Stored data
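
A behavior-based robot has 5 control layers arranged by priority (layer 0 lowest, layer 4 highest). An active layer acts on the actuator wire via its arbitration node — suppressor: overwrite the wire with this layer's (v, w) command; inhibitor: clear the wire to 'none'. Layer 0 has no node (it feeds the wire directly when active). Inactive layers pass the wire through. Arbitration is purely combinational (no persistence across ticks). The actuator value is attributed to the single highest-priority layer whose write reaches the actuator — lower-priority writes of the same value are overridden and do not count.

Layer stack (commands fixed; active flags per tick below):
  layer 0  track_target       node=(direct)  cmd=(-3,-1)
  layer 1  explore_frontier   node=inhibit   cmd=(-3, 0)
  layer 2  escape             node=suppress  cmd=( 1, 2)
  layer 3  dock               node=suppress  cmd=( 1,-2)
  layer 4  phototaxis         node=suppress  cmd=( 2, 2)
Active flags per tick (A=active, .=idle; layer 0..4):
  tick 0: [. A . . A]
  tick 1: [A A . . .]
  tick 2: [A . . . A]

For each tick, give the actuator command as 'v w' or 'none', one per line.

tick 0:
  layer 0 (track_target) idle — none
  layer 1 (explore_frontier) active — inhibits: none
  layer 2 (escape) idle — unchanged: none
  layer 3 (dock) idle — unchanged: none
  layer 4 (phototaxis) active — suppresses: (2, 2)
  → actuator (2, 2)
tick 1:
  layer 0 (track_target) active — direct: (-3, -1)
  layer 1 (explore_frontier) active — inhibits: none
  layer 2 (escape) idle — unchanged: none
  layer 3 (dock) idle — unchanged: none
  layer 4 (phototaxis) idle — unchanged: none
  → actuator none
tick 2:
  layer 0 (track_target) active — direct: (-3, -1)
  layer 1 (explore_frontier) idle — unchanged: (-3, -1)
  layer 2 (escape) idle — unchanged: (-3, -1)
  layer 3 (dock) idle — unchanged: (-3, -1)
  layer 4 (phototaxis) active — suppresses: (2, 2)
  → actuator (2, 2)

2 2
none
2 2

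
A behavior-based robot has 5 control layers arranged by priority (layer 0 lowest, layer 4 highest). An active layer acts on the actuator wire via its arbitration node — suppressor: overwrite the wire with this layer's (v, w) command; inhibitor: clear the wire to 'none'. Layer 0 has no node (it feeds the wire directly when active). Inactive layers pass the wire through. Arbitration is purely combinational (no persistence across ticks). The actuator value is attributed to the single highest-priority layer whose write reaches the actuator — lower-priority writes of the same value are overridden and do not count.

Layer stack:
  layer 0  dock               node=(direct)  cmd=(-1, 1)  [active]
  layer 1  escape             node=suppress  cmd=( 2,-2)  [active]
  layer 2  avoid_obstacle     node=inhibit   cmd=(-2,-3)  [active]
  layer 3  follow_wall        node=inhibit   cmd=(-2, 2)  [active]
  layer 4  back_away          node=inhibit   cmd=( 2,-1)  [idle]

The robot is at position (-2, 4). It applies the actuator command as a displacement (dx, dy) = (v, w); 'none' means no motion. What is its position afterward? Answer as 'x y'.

L0 dock: active, feeds wire = (-1, 1)
L1 escape: active, suppressor → wire = (2, -2)
L2 avoid_obstacle: active, inhibitor → wire = none
L3 follow_wall: active, inhibitor → wire = none
L4 back_away: idle → wire stays none
actuator = none
position: (-2, 4) + none = (-2, 4)

-2 4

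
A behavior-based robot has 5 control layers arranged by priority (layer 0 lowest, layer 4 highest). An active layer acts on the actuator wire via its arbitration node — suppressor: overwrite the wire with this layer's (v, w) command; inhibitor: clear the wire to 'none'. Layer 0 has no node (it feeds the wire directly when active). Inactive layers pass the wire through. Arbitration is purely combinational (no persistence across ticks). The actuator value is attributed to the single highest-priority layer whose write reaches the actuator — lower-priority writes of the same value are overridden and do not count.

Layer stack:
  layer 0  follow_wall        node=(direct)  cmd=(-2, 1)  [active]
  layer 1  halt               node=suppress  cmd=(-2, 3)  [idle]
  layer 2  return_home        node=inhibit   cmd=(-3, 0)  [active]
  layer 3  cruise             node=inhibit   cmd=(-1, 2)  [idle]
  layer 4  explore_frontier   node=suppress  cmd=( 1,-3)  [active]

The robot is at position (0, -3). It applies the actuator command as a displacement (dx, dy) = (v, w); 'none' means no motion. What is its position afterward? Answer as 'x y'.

[0] follow_wall on; wire := (-2, 1)
[1] halt off; pass (-2, 1)
[2] return_home on (inhibit); wire := none
[3] cruise off; pass none
[4] explore_frontier on (suppress); wire := (1, -3)
output (1, -3)
position: (0, -3) + (1, -3) = (1, -6)

1 -6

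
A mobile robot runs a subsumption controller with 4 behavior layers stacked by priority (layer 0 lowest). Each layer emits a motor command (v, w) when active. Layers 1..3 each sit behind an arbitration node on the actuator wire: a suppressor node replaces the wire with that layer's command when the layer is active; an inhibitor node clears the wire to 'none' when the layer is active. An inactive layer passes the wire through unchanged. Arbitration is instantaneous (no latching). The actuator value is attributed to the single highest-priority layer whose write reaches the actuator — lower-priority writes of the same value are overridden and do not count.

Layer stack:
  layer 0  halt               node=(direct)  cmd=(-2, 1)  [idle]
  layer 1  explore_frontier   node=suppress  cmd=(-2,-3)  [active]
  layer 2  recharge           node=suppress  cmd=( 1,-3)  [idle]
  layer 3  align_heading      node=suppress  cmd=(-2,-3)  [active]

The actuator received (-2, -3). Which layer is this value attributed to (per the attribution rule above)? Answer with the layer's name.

L0 halt: idle → wire = none
L1 explore_frontier: active, suppressor → wire = (-2, -3)
L2 recharge: idle → wire stays (-2, -3)
L3 align_heading: active, suppressor → wire = (-2, -3)
actuator = (-2, -3)
last writer: layer 3 = align_heading

align_heading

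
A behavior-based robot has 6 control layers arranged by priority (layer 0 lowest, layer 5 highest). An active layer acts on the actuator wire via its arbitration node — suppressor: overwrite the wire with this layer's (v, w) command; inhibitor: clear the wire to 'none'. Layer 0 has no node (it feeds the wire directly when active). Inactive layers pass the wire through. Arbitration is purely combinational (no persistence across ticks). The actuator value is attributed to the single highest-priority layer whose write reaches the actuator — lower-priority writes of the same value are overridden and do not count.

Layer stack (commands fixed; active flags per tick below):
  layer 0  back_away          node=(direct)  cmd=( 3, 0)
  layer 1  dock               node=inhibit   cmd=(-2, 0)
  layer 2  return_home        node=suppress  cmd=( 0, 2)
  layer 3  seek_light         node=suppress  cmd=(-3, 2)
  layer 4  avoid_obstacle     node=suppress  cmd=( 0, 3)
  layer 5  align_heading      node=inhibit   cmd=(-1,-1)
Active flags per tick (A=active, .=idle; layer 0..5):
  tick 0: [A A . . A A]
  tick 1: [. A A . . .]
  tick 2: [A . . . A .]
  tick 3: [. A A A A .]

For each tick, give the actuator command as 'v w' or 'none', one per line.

tick 0:
  layer 0 (back_away) active — direct: (3, 0)
  layer 1 (dock) active — inhibits: none
  layer 2 (return_home) idle — unchanged: none
  layer 3 (seek_light) idle — unchanged: none
  layer 4 (avoid_obstacle) active — suppresses: (0, 3)
  layer 5 (align_heading) active — inhibits: none
  → actuator none
tick 1:
  layer 0 (back_away) idle — none
  layer 1 (dock) active — inhibits: none
  layer 2 (return_home) active — suppresses: (0, 2)
  layer 3 (seek_light) idle — unchanged: (0, 2)
  layer 4 (avoid_obstacle) idle — unchanged: (0, 2)
  layer 5 (align_heading) idle — unchanged: (0, 2)
  → actuator (0, 2)
tick 2:
  layer 0 (back_away) active — direct: (3, 0)
  layer 1 (dock) idle — unchanged: (3, 0)
  layer 2 (return_home) idle — unchanged: (3, 0)
  layer 3 (seek_light) idle — unchanged: (3, 0)
  layer 4 (avoid_obstacle) active — suppresses: (0, 3)
  layer 5 (align_heading) idle — unchanged: (0, 3)
  → actuator (0, 3)
tick 3:
  layer 0 (back_away) idle — none
  layer 1 (dock) active — inhibits: none
  layer 2 (return_home) active — suppresses: (0, 2)
  layer 3 (seek_light) active — suppresses: (-3, 2)
  layer 4 (avoid_obstacle) active — suppresses: (0, 3)
  layer 5 (align_heading) idle — unchanged: (0, 3)
  → actuator (0, 3)

none
0 2
0 3
0 3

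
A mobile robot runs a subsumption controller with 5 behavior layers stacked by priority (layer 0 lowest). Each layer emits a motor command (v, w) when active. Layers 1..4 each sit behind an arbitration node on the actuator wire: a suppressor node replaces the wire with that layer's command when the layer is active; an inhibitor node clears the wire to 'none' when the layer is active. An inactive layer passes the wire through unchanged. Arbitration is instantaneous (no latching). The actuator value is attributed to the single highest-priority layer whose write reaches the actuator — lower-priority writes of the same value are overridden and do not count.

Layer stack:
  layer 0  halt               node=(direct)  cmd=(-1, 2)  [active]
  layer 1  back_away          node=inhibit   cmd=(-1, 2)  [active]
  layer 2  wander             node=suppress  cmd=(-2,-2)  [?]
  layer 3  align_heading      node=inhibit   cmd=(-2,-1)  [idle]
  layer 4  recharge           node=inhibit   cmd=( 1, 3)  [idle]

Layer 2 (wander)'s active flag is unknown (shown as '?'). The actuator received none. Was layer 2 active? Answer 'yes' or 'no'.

no

If layer 2 is active=yes:
  actuator would be (-2, -2)
If layer 2 is active=no:
  actuator would be none
Observed none, so layer 2 was idle.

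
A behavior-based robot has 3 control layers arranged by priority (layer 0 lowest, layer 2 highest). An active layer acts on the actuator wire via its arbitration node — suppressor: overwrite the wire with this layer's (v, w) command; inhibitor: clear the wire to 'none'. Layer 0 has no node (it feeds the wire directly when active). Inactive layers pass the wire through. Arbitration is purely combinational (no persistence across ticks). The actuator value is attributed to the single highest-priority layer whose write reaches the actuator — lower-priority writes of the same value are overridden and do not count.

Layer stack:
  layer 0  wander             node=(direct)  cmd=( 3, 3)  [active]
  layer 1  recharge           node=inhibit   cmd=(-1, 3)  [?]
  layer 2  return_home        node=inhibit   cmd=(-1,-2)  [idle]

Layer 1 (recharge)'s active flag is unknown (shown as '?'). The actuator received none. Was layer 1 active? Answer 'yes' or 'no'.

yes

If layer 1 is active=yes:
  actuator would be none
If layer 1 is active=no:
  actuator would be (3, 3)
Observed none, so layer 1 was active.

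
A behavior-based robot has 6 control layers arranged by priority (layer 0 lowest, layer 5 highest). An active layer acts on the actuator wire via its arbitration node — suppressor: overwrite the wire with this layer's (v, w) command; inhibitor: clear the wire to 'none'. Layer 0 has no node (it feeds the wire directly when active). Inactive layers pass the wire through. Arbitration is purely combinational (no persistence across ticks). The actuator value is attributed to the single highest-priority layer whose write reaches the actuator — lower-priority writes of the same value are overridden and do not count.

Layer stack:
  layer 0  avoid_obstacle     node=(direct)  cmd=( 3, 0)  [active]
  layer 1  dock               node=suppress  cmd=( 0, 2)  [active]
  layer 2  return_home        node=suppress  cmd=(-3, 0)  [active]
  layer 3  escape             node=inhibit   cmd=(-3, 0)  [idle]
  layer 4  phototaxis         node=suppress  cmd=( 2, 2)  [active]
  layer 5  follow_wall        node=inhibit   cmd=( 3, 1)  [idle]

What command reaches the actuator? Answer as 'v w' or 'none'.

[0] avoid_obstacle on; wire := (3, 0)
[1] dock on (suppress); wire := (0, 2)
[2] return_home on (suppress); wire := (-3, 0)
[3] escape off; pass (-3, 0)
[4] phototaxis on (suppress); wire := (2, 2)
[5] follow_wall off; pass (2, 2)
output (2, 2)

2 2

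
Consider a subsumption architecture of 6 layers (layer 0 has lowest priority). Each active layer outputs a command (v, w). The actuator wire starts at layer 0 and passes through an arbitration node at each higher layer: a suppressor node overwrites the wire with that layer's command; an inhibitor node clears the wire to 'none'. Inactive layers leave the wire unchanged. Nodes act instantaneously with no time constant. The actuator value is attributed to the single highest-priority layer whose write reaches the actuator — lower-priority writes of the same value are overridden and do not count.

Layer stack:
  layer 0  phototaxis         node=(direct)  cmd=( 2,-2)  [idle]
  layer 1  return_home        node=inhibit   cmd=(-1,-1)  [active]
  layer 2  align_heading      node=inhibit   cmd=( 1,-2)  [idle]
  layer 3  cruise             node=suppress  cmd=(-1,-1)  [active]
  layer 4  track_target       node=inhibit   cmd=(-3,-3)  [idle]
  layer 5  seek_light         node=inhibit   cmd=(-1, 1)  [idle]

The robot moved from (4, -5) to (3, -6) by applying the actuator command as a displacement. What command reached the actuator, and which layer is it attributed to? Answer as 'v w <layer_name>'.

displacement = (3, -6) − (4, -5) = (-1, -1)
L0 phototaxis: idle → wire = none
L1 return_home: active, inhibitor → wire = none
L2 align_heading: idle → wire stays none
L3 cruise: active, suppressor → wire = (-1, -1)
L4 track_target: idle → wire stays (-1, -1)
L5 seek_light: idle → wire stays (-1, -1)
actuator = (-1, -1) — from layer 3 (cruise)

-1 -1 cruise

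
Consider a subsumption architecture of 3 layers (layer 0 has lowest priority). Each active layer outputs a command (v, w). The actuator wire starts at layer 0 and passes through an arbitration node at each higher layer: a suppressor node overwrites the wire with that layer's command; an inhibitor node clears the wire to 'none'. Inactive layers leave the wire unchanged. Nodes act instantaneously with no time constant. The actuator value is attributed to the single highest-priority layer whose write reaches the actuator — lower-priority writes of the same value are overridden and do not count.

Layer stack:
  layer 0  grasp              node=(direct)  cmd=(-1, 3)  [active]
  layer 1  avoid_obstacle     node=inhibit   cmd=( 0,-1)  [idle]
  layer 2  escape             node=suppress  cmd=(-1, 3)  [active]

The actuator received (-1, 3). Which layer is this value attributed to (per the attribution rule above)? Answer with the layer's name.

escape

[0] grasp on; wire := (-1, 3)
[1] avoid_obstacle off; pass (-1, 3)
[2] escape on (suppress); wire := (-1, 3)
output (-1, 3)
last writer: layer 2 = escape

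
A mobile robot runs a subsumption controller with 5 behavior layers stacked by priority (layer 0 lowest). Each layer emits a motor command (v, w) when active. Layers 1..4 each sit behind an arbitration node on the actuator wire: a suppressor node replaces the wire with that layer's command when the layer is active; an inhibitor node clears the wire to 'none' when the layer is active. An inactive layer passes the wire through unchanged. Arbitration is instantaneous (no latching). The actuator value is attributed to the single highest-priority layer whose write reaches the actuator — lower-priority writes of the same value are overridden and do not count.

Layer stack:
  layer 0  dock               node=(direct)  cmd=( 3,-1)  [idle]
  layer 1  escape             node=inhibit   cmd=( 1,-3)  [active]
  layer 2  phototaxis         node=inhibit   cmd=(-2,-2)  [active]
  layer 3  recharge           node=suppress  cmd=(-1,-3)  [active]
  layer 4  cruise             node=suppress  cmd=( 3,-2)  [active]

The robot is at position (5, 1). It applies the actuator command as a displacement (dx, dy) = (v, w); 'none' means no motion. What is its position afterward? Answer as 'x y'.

[0] dock off; wire := none
[1] escape on (inhibit); wire := none
[2] phototaxis on (inhibit); wire := none
[3] recharge on (suppress); wire := (-1, -3)
[4] cruise on (suppress); wire := (3, -2)
output (3, -2)
position: (5, 1) + (3, -2) = (8, -1)

8 -1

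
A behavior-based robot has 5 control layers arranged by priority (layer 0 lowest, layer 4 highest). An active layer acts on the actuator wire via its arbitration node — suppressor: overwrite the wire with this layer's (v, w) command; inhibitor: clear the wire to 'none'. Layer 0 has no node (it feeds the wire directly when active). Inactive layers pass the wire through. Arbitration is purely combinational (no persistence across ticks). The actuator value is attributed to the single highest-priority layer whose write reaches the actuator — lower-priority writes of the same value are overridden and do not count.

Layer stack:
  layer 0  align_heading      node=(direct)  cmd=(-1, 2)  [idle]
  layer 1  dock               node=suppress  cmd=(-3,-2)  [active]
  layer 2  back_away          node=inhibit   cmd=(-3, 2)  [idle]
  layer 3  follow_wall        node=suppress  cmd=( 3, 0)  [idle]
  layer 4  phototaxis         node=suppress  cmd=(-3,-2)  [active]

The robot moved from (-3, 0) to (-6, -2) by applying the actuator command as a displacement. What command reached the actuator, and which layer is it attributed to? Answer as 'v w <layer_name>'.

displacement = (-6, -2) − (-3, 0) = (-3, -2)
[0] align_heading off; wire := none
[1] dock on (suppress); wire := (-3, -2)
[2] back_away off; pass (-3, -2)
[3] follow_wall off; pass (-3, -2)
[4] phototaxis on (suppress); wire := (-3, -2)
output (-3, -2) — from layer 4 (phototaxis)

-3 -2 phototaxis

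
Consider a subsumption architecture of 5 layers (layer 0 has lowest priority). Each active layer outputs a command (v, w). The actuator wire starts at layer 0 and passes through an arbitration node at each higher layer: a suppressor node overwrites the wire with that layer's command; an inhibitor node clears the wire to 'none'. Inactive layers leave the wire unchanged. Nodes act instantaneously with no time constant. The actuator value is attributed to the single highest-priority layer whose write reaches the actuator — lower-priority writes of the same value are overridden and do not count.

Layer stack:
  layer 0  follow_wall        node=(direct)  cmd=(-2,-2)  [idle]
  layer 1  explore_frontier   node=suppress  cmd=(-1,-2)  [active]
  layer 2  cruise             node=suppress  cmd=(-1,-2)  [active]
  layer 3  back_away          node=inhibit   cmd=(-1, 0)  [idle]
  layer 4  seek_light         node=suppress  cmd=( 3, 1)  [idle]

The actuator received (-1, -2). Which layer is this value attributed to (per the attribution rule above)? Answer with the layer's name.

cruise

[0] follow_wall off; wire := none
[1] explore_frontier on (suppress); wire := (-1, -2)
[2] cruise on (suppress); wire := (-1, -2)
[3] back_away off; pass (-1, -2)
[4] seek_light off; pass (-1, -2)
output (-1, -2)
last writer: layer 2 = cruise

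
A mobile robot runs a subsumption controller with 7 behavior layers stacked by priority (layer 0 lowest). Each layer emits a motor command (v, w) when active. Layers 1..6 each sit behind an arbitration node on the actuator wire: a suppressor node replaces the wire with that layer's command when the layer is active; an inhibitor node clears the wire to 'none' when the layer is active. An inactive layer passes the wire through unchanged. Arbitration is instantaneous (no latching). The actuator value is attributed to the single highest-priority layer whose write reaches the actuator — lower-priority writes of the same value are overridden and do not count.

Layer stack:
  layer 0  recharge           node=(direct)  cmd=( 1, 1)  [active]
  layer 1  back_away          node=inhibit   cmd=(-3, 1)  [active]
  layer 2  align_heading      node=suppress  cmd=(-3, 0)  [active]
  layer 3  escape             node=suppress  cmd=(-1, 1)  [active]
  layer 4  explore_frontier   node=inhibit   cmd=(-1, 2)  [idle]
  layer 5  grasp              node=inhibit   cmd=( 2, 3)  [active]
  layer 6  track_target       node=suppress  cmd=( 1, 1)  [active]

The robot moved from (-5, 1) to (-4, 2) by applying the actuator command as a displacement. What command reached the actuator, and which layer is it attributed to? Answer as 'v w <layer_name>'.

1 1 track_target

displacement = (-4, 2) − (-5, 1) = (1, 1)
layer 0 (recharge) active — direct: (1, 1)
layer 1 (back_away) active — inhibits: none
layer 2 (align_heading) active — suppresses: (-3, 0)
layer 3 (escape) active — suppresses: (-1, 1)
layer 4 (explore_frontier) idle — unchanged: (-1, 1)
layer 5 (grasp) active — inhibits: none
layer 6 (track_target) active — suppresses: (1, 1)
→ actuator (1, 1) — from layer 6 (track_target)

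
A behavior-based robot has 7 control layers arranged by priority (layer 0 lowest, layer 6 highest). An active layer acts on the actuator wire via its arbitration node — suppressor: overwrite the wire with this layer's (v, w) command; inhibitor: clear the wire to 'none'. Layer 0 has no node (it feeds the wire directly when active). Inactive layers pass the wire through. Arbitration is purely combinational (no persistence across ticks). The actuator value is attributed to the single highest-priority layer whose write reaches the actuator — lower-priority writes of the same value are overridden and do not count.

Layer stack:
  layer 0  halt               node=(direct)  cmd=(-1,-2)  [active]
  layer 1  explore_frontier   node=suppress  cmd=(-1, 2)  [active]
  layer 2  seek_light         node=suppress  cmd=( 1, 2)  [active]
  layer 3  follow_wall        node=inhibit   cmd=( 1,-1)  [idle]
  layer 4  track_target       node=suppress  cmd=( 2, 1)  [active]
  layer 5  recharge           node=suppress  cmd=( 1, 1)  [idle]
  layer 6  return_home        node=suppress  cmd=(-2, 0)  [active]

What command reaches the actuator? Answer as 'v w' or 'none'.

layer 0 (halt) active — direct: (-1, -2)
layer 1 (explore_frontier) active — suppresses: (-1, 2)
layer 2 (seek_light) active — suppresses: (1, 2)
layer 3 (follow_wall) idle — unchanged: (1, 2)
layer 4 (track_target) active — suppresses: (2, 1)
layer 5 (recharge) idle — unchanged: (2, 1)
layer 6 (return_home) active — suppresses: (-2, 0)
→ actuator (-2, 0)

-2 0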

> [Directions for this task]:
Each line of the records that holds the word "flags" should be copied out.

> [Exercise response]:
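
Layer stack (commands fixed; active flags per tick below):
Active flags per tick (A=active, .=idle; layer 0..4):
Layer stack (commands fixed; active flags per tick below):
Active flags per tick (A=active, .=idle; layer 0..5):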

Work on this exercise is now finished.